* _Task prompt_
Word for word, transcribe all of the records.

____________

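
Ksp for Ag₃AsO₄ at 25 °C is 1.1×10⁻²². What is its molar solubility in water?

Ag₃AsO₄(s) ⇌ 3 Ag⁺(aq) + AsO₄³⁻(aq)
With molar solubility s: [Ag⁺] = 3s, [AsO₄³⁻] = s.
Ksp = [Ag⁺]^3[AsO₄³⁻] = (3s)^3 · s = 27s^4
27s^4 = 1.1×10⁻²²  ⇒  s^4 = 4.1×10⁻²⁴
s = 1.4×10⁻⁶ M

1.4×10⁻⁶ M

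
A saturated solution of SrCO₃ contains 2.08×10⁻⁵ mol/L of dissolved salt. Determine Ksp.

Ksp = 4.33×10⁻¹⁰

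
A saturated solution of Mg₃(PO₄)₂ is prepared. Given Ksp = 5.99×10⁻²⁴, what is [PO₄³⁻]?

1.78×10⁻⁵ M

Mg₃(PO₄)₂(s) ⇌ 3 Mg²⁺(aq) + 2 PO₄³⁻(aq)
With molar solubility s: [Mg²⁺] = 3s, [PO₄³⁻] = 2s.
Ksp = [Mg²⁺]^3[PO₄³⁻]^2 = (3s)^3 · (2s)^2 = 108s^5 = 5.99×10⁻²⁴
s = 8.89×10⁻⁶ mol L⁻¹
[PO₄³⁻] = 2s = 1.78×10⁻⁵ mol L⁻¹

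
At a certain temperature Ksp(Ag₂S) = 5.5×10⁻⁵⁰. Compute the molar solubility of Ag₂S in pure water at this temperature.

Ag₂S(s) ⇌ 2 Ag⁺(aq) + S²⁻(aq)
With molar solubility s: [Ag⁺] = 2s, [S²⁻] = s.
Ksp = [Ag⁺]^2[S²⁻] = (2s)^2 · s = 4s^3
4s^3 = 5.5×10⁻⁵⁰  ⇒  s^3 = 1.4×10⁻⁵⁰
s = 2.4×10⁻¹⁷ mol/L

2.4×10⁻¹⁷ M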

____________

* _Exercise result_
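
Ksp for Ag₃AsO₄ at 25 °C is 1.1×10⁻²². What is its molar solubility in water?

Ag₃AsO₄(s) ⇌ 3 Ag⁺(aq) + AsO₄³⁻(aq)
With molar solubility s: [Ag⁺] = 3s, [AsO₄³⁻] = s.
Ksp = [Ag⁺]^3[AsO₄³⁻] = (3s)^3 · s = 27s^4
27s^4 = 1.1×10⁻²²  ⇒  s^4 = 4.1×10⁻²⁴
s = 1.4×10⁻⁶ M

1.4×10⁻⁶ M

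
A saturated solution of SrCO₃ contains 2.08×10⁻⁵ mol/L of dissolved salt. Determine Ksp.

Ksp = 4.33×10⁻¹⁰

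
A saturated solution of Mg₃(PO₄)₂ is prepared. Given Ksp = 5.99×10⁻²⁴, what is [PO₄³⁻]?

1.78×10⁻⁵ M

Mg₃(PO₄)₂(s) ⇌ 3 Mg²⁺(aq) + 2 PO₄³⁻(aq)
With molar solubility s: [Mg²⁺] = 3s, [PO₄³⁻] = 2s.
Ksp = [Mg²⁺]^3[PO₄³⁻]^2 = (3s)^3 · (2s)^2 = 108s^5 = 5.99×10⁻²⁴
s = 8.89×10⁻⁶ mol L⁻¹
[PO₄³⁻] = 2s = 1.78×10⁻⁵ mol L⁻¹

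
At a certain temperature Ksp(Ag₂S) = 5.5×10⁻⁵⁰. Compute the molar solubility of Ag₂S in pure water at this temperature.

Ag₂S(s) ⇌ 2 Ag⁺(aq) + S²⁻(aq)
With molar solubility s: [Ag⁺] = 2s, [S²⁻] = s.
Ksp = [Ag⁺]^2[S²⁻] = (2s)^2 · s = 4s^3
4s^3 = 5.5×10⁻⁵⁰  ⇒  s^3 = 1.4×10⁻⁵⁰
s = 2.4×10⁻¹⁷ mol/L

2.4×10⁻¹⁷ M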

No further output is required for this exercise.